■ TASK STATEMENT:
Search term "boundaries": please show all lines in the listing that contain it.

■ RECORDED INFORMATION:
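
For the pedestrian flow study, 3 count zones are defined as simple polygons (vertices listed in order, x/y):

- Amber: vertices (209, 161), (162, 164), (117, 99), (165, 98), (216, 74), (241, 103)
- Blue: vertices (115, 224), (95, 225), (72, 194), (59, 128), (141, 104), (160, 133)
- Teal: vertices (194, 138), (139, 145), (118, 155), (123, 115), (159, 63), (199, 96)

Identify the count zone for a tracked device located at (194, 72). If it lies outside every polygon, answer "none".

none

Cast a ray rightward from (194, 72). For each polygon, the edges (by vertex number in listed order) whose endpoints lie on opposite sides of y = 72, where each meets that height, and whether that is right or left of the point:
Amber: no edge straddles that height → 0 crossings.
Blue: no edge straddles that height → 0 crossings.
Teal: 4–5 at x≈152.8 (left), 5–6 at x≈169.9 (left) → 0 crossings.
All counts are even, so the point lies outside every listed polygon.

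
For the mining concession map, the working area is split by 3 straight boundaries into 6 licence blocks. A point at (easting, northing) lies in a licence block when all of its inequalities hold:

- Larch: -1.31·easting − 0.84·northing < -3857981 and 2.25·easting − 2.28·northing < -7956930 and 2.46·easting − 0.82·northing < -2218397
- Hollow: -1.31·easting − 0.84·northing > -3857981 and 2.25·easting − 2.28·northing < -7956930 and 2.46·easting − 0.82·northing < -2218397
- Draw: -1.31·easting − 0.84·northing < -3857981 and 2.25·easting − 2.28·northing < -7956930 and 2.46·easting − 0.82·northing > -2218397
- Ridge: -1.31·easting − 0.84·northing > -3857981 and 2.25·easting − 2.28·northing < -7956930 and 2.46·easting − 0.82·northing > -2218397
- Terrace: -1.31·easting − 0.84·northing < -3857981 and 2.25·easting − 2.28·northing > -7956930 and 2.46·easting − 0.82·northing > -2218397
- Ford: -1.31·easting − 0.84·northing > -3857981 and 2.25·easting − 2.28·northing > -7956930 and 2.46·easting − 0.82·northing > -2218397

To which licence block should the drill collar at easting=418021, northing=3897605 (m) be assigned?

-1.31·418021 − 0.84·3897605 = -3821595.710, which is > -3857981
2.25·418021 − 2.28·3897605 = -7945992.150, which is > -7956930
2.46·418021 − 0.82·3897605 = -2167704.440, which is > -2218397
This sign pattern matches Ford.

Ford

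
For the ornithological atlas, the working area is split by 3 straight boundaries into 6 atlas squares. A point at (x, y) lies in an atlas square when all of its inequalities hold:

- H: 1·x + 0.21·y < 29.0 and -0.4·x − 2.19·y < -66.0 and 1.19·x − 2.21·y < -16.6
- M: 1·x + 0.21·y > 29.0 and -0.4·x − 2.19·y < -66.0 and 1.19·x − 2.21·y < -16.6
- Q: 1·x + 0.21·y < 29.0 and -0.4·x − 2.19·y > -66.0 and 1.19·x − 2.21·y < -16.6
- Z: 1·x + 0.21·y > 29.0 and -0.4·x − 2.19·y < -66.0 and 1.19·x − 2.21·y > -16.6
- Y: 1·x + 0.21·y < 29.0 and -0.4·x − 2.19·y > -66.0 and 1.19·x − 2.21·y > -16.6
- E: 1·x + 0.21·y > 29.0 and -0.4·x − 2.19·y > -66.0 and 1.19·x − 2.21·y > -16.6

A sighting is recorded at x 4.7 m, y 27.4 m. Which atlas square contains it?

1·4.7 + 0.21·27.4 = 10.454, which is < 29.0
-0.4·4.7 − 2.19·27.4 = -61.886, which is > -66.0
1.19·4.7 − 2.21·27.4 = -54.961, which is < -16.6
This sign pattern matches Q.

Q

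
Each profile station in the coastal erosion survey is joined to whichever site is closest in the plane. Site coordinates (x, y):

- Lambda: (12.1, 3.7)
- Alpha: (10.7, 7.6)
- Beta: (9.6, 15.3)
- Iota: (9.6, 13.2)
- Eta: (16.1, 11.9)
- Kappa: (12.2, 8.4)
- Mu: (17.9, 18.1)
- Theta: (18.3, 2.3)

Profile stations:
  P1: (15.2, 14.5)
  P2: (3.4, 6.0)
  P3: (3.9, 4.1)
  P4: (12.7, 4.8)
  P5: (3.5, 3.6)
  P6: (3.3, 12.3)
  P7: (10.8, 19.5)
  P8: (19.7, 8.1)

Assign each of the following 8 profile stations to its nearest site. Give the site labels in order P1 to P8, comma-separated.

Eta, Alpha, Alpha, Lambda, Alpha, Iota, Beta, Eta

P1 → Eta (d²=7.57)
P2 → Alpha (d²=55.85)
P3 → Alpha (d²=58.49)
P4 → Lambda (d²=1.57)
P5 → Alpha (d²=67.84)
P6 → Iota (d²=40.50)
P7 → Beta (d²=19.08)
P8 → Eta (d²=27.40)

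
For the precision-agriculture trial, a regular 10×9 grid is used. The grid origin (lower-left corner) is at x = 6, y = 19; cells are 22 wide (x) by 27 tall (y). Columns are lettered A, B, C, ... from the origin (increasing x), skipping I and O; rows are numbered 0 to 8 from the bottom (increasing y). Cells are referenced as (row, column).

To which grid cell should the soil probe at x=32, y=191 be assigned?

Column index: ⌊(32 − 6) / 22⌋ = ⌊1.182⌋ = 1 → column B
Row offset from origin: ⌊(191 − 19) / 27⌋ = ⌊6.370⌋ = 6 → row 6

(6, B)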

■ SOLUTION BELOW:
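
For the mining concession map, the working area is split by 3 straight boundaries into 6 licence blocks. A point at (easting, northing) lies in a licence block when all of its inequalities hold:
For the ornithological atlas, the working area is split by 3 straight boundaries into 6 atlas squares. A point at (x, y) lies in an atlas square when all of its inequalities hold: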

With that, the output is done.